Task inputs:
○ ○ ○ ○ ○
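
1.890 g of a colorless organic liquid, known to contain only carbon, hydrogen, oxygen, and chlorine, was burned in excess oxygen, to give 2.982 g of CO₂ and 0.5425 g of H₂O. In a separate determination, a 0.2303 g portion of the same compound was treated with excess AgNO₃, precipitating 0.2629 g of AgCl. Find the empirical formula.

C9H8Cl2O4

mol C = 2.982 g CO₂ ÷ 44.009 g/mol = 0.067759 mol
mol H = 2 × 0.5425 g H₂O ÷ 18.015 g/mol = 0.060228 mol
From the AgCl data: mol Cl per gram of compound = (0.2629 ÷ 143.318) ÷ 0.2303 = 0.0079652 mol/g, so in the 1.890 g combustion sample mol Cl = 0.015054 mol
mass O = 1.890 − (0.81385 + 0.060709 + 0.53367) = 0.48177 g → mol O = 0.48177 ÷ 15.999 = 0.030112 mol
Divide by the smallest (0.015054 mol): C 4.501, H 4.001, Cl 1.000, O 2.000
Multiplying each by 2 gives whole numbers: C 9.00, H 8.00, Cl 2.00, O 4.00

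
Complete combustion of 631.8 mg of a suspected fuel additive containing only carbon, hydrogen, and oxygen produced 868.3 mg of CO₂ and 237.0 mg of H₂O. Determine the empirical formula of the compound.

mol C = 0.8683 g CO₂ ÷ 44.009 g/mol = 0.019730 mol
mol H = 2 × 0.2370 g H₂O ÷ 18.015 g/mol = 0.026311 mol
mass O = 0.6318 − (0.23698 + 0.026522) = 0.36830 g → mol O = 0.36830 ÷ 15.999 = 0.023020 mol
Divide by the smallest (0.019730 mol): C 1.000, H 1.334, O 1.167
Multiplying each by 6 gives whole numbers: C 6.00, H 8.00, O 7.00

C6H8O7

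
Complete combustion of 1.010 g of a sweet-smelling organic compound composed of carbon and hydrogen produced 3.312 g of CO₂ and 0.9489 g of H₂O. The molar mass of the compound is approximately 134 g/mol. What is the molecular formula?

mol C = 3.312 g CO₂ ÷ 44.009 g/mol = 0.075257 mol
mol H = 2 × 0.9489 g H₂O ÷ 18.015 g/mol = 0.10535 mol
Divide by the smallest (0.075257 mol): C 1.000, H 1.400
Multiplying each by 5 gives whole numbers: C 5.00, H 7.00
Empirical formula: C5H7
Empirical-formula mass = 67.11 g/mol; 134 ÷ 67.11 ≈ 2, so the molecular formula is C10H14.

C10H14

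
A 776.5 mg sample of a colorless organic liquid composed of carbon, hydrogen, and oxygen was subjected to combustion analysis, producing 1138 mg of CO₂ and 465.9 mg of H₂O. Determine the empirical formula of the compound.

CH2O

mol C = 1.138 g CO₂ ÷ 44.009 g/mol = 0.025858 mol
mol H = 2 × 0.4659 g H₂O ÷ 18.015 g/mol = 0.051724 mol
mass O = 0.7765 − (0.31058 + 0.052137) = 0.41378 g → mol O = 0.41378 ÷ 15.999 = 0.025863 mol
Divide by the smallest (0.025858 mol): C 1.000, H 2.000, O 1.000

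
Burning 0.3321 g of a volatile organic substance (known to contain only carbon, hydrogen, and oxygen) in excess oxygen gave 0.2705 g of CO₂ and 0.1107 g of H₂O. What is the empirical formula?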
○ ○ ○ ○ ○
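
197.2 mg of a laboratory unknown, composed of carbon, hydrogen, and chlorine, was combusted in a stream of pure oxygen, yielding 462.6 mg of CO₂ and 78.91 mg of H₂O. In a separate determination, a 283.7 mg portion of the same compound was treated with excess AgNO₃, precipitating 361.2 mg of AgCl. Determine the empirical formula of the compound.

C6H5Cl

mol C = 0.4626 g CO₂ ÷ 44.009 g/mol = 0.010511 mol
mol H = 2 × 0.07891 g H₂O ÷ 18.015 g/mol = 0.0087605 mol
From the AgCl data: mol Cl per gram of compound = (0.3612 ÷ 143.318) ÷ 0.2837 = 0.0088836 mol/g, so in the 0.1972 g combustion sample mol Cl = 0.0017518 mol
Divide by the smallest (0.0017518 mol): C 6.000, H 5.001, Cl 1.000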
○ ○ ○ ○ ○
In the listing above, find the line with "A 776.5 mg sample" and the line with "Burning 0.3321 g", then print exactly those two lines and every line between them, and nothing more.

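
A 776.5 mg sample of a colorless organic liquid composed of carbon, hydrogen, and oxygen was subjected to combustion analysis, producing 1138 mg of CO₂ and 465.9 mg of H₂O. Determine the empirical formula of the compound.

CH2O

mol C = 1.138 g CO₂ ÷ 44.009 g/mol = 0.025858 mol
mol H = 2 × 0.4659 g H₂O ÷ 18.015 g/mol = 0.051724 mol
mass O = 0.7765 − (0.31058 + 0.052137) = 0.41378 g → mol O = 0.41378 ÷ 15.999 = 0.025863 mol
Divide by the smallest (0.025858 mol): C 1.000, H 2.000, O 1.000

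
Burning 0.3321 g of a volatile organic substance (known to contain only carbon, hydrogen, and oxygen) in excess oxygen gave 0.2705 g of CO₂ and 0.1107 g of H₂O. What is the empirical formula?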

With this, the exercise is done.